**** Material to process
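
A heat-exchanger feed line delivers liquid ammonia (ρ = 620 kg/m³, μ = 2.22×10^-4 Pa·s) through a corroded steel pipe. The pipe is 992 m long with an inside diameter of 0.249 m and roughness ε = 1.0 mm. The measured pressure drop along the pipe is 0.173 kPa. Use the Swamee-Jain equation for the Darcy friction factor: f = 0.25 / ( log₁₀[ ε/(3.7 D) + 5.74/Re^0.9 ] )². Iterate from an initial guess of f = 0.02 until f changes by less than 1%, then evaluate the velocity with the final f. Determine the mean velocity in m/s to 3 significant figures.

Rearranging Darcy-Weisbach: V = √(2·ΔP·D/(f·L·ρ)). With ε/D = 0.001/0.249 = 0.00402, iterate starting from f = 0.02:
  f = 0.02 → V = √(2·173·0.249/(0.02·992·620)) = 0.08369 m/s; Re = ρVD/μ = 5.82e+04; f → 0.03057
  f = 0.03057 → V = 0.0677 m/s; Re = 4.708e+04; f → 0.03098
  f = 0.03098 → V = 0.06724 m/s; Re = 4.676e+04; f → 0.03099
Converged (Δf/f < 1%). With the final f = 0.03099: V = √(2·173·0.249/(0.03099·992·620)) = 0.06723 m/s.

V ≈ 0.0672 m/s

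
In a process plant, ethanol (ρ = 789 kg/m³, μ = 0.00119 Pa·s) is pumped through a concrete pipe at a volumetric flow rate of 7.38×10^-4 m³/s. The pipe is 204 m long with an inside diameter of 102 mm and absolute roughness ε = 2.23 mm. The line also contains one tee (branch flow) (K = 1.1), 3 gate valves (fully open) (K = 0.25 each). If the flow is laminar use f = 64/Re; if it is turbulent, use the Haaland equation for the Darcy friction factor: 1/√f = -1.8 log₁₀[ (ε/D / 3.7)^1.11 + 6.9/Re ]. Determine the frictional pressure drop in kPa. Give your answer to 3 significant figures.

Cross-sectional area A = πD²/4 = π(0.102)²/4 = 0.008171 m²; mean velocity V = Q/A = 0.000738/0.008171 = 0.09032 m/s.
Reynolds number Re = ρVD/μ = 789 · 0.09032 · 0.102 / 0.00119 = 6108.
Re > 4000 → turbulent. Relative roughness ε/D = 0.00223/0.102 = 0.0219. Haaland: 1/√f = -1.8 log₁₀[(0.0219/3.7)^1.11 + 6.9/6108] = -1.8 log₁₀[0.00336 + 0.00113] = 4.226, so f = 0.05599.
Total minor-loss coefficient ΣK = 1·1.1 + 3·0.25 = 1.85.
ΔP = [f·L/D + ΣK]·(ρV²/2) = [0.05599·204/0.102 + 1.85]·(789·0.09032²/2) = [112 + 1.85]·3.218 = 366.3 Pa.
ΔP = 366.3 Pa = 0.366 kPa.

ΔP ≈ 0.366 kPa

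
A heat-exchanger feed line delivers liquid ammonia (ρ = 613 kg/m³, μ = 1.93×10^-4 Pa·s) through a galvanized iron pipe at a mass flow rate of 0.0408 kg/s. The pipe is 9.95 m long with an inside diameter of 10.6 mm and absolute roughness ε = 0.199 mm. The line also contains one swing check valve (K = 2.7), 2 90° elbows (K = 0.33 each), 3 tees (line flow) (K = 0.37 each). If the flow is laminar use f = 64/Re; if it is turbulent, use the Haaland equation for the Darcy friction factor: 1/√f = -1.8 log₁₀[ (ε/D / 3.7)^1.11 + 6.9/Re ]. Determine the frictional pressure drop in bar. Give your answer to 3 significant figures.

ΔP ≈ 0.0881 bar

A = πD²/4 = π(0.0106)²/4 = 8.825e-05 m²; mean velocity V = ṁ/(ρA) = 0.0408/(613 · 8.825e-05) = 0.7542 m/s.
Reynolds number Re = ρVD/μ = 613 · 0.7542 · 0.0106 / 0.000193 = 2.539e+04.
Re > 4000 → turbulent. Relative roughness ε/D = 0.000199/0.0106 = 0.0188. Haaland: 1/√f = -1.8 log₁₀[(0.0188/3.7)^1.11 + 6.9/2.539e+04] = -1.8 log₁₀[0.00284 + 0.000272] = 4.513, so f = 0.04909.
Total minor-loss coefficient ΣK = 1·2.7 + 2·0.33 + 3·0.37 = 4.47.
ΔP = [f·L/D + ΣK]·(ρV²/2) = [0.04909·9.95/0.0106 + 4.47]·(613·0.7542²/2) = [46.08 + 4.47]·174.4 = 8814 Pa.
ΔP = 8814 Pa = 0.0881 bar.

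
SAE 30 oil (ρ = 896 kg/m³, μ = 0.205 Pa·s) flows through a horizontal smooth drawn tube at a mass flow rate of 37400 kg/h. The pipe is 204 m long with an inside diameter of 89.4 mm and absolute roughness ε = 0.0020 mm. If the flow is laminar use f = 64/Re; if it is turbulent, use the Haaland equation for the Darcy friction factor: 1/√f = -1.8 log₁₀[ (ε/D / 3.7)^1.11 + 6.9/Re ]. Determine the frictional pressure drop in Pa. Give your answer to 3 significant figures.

ṁ = 37400 kg/h = 37400/3600 = 10.39 kg/s.
A = πD²/4 = π(0.0894)²/4 = 0.006277 m²; mean velocity V = ṁ/(ρA) = 10.39/(896 · 0.006277) = 1.847 m/s.
Reynolds number Re = ρVD/μ = 896 · 1.847 · 0.0894 / 0.205 = 721.8.
Re < 2300 → laminar flow, so f = 64/Re = 64/721.8 = 0.08867 (the turbulent correlation is not needed).
Darcy-Weisbach: ΔP = f(L/D)(ρV²/2) = 0.08867·(204/0.0894)·(896·1.847²/2) = 0.08867·2282·1529 = 3.093e+05 Pa.

ΔP ≈ 309000 Pa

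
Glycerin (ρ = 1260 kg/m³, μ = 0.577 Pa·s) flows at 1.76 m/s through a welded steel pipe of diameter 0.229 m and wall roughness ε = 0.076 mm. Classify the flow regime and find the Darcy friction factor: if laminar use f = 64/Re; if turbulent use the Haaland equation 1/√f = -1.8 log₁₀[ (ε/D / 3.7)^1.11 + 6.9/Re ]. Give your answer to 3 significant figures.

f ≈ 0.0727

Re = ρVD/μ = 1260·1.76·0.229/0.577 = 880.1.
Re < 2300 → laminar, so f = 64/Re = 0.07272 (roughness is irrelevant in laminar flow).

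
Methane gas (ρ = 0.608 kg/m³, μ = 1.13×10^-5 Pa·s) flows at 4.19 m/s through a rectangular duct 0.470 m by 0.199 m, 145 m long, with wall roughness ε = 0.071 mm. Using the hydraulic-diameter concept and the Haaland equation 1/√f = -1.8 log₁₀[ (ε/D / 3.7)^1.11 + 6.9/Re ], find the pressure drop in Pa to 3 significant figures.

ΔP ≈ 56.9 Pa

Hydraulic diameter D_h = 4A/P = 4·(0.47·0.199)/(2·(0.47+0.199)) = 0.3741/1.338 = 0.2796 m.
Re = ρVD_h/μ = 0.608·4.19·0.2796/1.13e-05 = 6.304e+04.
ε/D_h = 7.1e-05/0.2796 = 0.000254; Haaland gives 1/√f = -1.8 log₁₀[2.39e-05+0.000109] = 6.975, so f = 0.02056.
ΔP = f(L/D_h)(ρV²/2) = 0.02056·145/0.2796·5.337 = 56.89 Pa.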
********
● **Directions**
Each line of the records must be reproduced exactly.

● **Solution to the exercise**
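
A heat-exchanger feed line delivers liquid ammonia (ρ = 620 kg/m³, μ = 2.22×10^-4 Pa·s) through a corroded steel pipe. The pipe is 992 m long with an inside diameter of 0.249 m and roughness ε = 1.0 mm. The measured pressure drop along the pipe is 0.173 kPa. Use the Swamee-Jain equation for the Darcy friction factor: f = 0.25 / ( log₁₀[ ε/(3.7 D) + 5.74/Re^0.9 ] )². Iterate from an initial guess of f = 0.02 until f changes by less than 1%, then evaluate the velocity with the final f. Determine the mean velocity in m/s to 3 significant figures.

Rearranging Darcy-Weisbach: V = √(2·ΔP·D/(f·L·ρ)). With ε/D = 0.001/0.249 = 0.00402, iterate starting from f = 0.02:
  f = 0.02 → V = √(2·173·0.249/(0.02·992·620)) = 0.08369 m/s; Re = ρVD/μ = 5.82e+04; f → 0.03057
  f = 0.03057 → V = 0.0677 m/s; Re = 4.708e+04; f → 0.03098
  f = 0.03098 → V = 0.06724 m/s; Re = 4.676e+04; f → 0.03099
Converged (Δf/f < 1%). With the final f = 0.03099: V = √(2·173·0.249/(0.03099·992·620)) = 0.06723 m/s.

V ≈ 0.0672 m/s

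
In a process plant, ethanol (ρ = 789 kg/m³, μ = 0.00119 Pa·s) is pumped through a concrete pipe at a volumetric flow rate of 7.38×10^-4 m³/s. The pipe is 204 m long with an inside diameter of 102 mm and absolute roughness ε = 2.23 mm. The line also contains one tee (branch flow) (K = 1.1), 3 gate valves (fully open) (K = 0.25 each). If the flow is laminar use f = 64/Re; if it is turbulent, use the Haaland equation for the Darcy friction factor: 1/√f = -1.8 log₁₀[ (ε/D / 3.7)^1.11 + 6.9/Re ]. Determine the frictional pressure drop in kPa. Give your answer to 3 significant figures.

Cross-sectional area A = πD²/4 = π(0.102)²/4 = 0.008171 m²; mean velocity V = Q/A = 0.000738/0.008171 = 0.09032 m/s.
Reynolds number Re = ρVD/μ = 789 · 0.09032 · 0.102 / 0.00119 = 6108.
Re > 4000 → turbulent. Relative roughness ε/D = 0.00223/0.102 = 0.0219. Haaland: 1/√f = -1.8 log₁₀[(0.0219/3.7)^1.11 + 6.9/6108] = -1.8 log₁₀[0.00336 + 0.00113] = 4.226, so f = 0.05599.
Total minor-loss coefficient ΣK = 1·1.1 + 3·0.25 = 1.85.
ΔP = [f·L/D + ΣK]·(ρV²/2) = [0.05599·204/0.102 + 1.85]·(789·0.09032²/2) = [112 + 1.85]·3.218 = 366.3 Pa.
ΔP = 366.3 Pa = 0.366 kPa.

ΔP ≈ 0.366 kPa

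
A heat-exchanger feed line delivers liquid ammonia (ρ = 613 kg/m³, μ = 1.93×10^-4 Pa·s) through a galvanized iron pipe at a mass flow rate of 0.0408 kg/s. The pipe is 9.95 m long with an inside diameter of 10.6 mm and absolute roughness ε = 0.199 mm. The line also contains one swing check valve (K = 2.7), 2 90° elbows (K = 0.33 each), 3 tees (line flow) (K = 0.37 each). If the flow is laminar use f = 64/Re; if it is turbulent, use the Haaland equation for the Darcy friction factor: 1/√f = -1.8 log₁₀[ (ε/D / 3.7)^1.11 + 6.9/Re ]. Determine the frictional pressure drop in bar. Give your answer to 3 significant figures.

ΔP ≈ 0.0881 bar

A = πD²/4 = π(0.0106)²/4 = 8.825e-05 m²; mean velocity V = ṁ/(ρA) = 0.0408/(613 · 8.825e-05) = 0.7542 m/s.
Reynolds number Re = ρVD/μ = 613 · 0.7542 · 0.0106 / 0.000193 = 2.539e+04.
Re > 4000 → turbulent. Relative roughness ε/D = 0.000199/0.0106 = 0.0188. Haaland: 1/√f = -1.8 log₁₀[(0.0188/3.7)^1.11 + 6.9/2.539e+04] = -1.8 log₁₀[0.00284 + 0.000272] = 4.513, so f = 0.04909.
Total minor-loss coefficient ΣK = 1·2.7 + 2·0.33 + 3·0.37 = 4.47.
ΔP = [f·L/D + ΣK]·(ρV²/2) = [0.04909·9.95/0.0106 + 4.47]·(613·0.7542²/2) = [46.08 + 4.47]·174.4 = 8814 Pa.
ΔP = 8814 Pa = 0.0881 bar.

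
SAE 30 oil (ρ = 896 kg/m³, μ = 0.205 Pa·s) flows through a horizontal smooth drawn tube at a mass flow rate of 37400 kg/h. The pipe is 204 m long with an inside diameter of 89.4 mm and absolute roughness ε = 0.0020 mm. If the flow is laminar use f = 64/Re; if it is turbulent, use the Haaland equation for the Darcy friction factor: 1/√f = -1.8 log₁₀[ (ε/D / 3.7)^1.11 + 6.9/Re ]. Determine the frictional pressure drop in Pa. Give your answer to 3 significant figures.

ṁ = 37400 kg/h = 37400/3600 = 10.39 kg/s.
A = πD²/4 = π(0.0894)²/4 = 0.006277 m²; mean velocity V = ṁ/(ρA) = 10.39/(896 · 0.006277) = 1.847 m/s.
Reynolds number Re = ρVD/μ = 896 · 1.847 · 0.0894 / 0.205 = 721.8.
Re < 2300 → laminar flow, so f = 64/Re = 64/721.8 = 0.08867 (the turbulent correlation is not needed).
Darcy-Weisbach: ΔP = f(L/D)(ρV²/2) = 0.08867·(204/0.0894)·(896·1.847²/2) = 0.08867·2282·1529 = 3.093e+05 Pa.

ΔP ≈ 309000 Pa

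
Glycerin (ρ = 1260 kg/m³, μ = 0.577 Pa·s) flows at 1.76 m/s through a welded steel pipe of diameter 0.229 m and wall roughness ε = 0.076 mm. Classify the flow regime and find the Darcy friction factor: if laminar use f = 64/Re; if turbulent use the Haaland equation 1/√f = -1.8 log₁₀[ (ε/D / 3.7)^1.11 + 6.9/Re ]. Give your answer to 3 significant figures.

f ≈ 0.0727

Re = ρVD/μ = 1260·1.76·0.229/0.577 = 880.1.
Re < 2300 → laminar, so f = 64/Re = 0.07272 (roughness is irrelevant in laminar flow).

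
Methane gas (ρ = 0.608 kg/m³, μ = 1.13×10^-5 Pa·s) flows at 4.19 m/s through a rectangular duct 0.470 m by 0.199 m, 145 m long, with wall roughness ε = 0.071 mm. Using the hydraulic-diameter concept and the Haaland equation 1/√f = -1.8 log₁₀[ (ε/D / 3.7)^1.11 + 6.9/Re ], find the pressure drop in Pa to 3 significant figures.

ΔP ≈ 56.9 Pa

Hydraulic diameter D_h = 4A/P = 4·(0.47·0.199)/(2·(0.47+0.199)) = 0.3741/1.338 = 0.2796 m.
Re = ρVD_h/μ = 0.608·4.19·0.2796/1.13e-05 = 6.304e+04.
ε/D_h = 7.1e-05/0.2796 = 0.000254; Haaland gives 1/√f = -1.8 log₁₀[2.39e-05+0.000109] = 6.975, so f = 0.02056.
ΔP = f(L/D_h)(ρV²/2) = 0.02056·145/0.2796·5.337 = 56.89 Pa.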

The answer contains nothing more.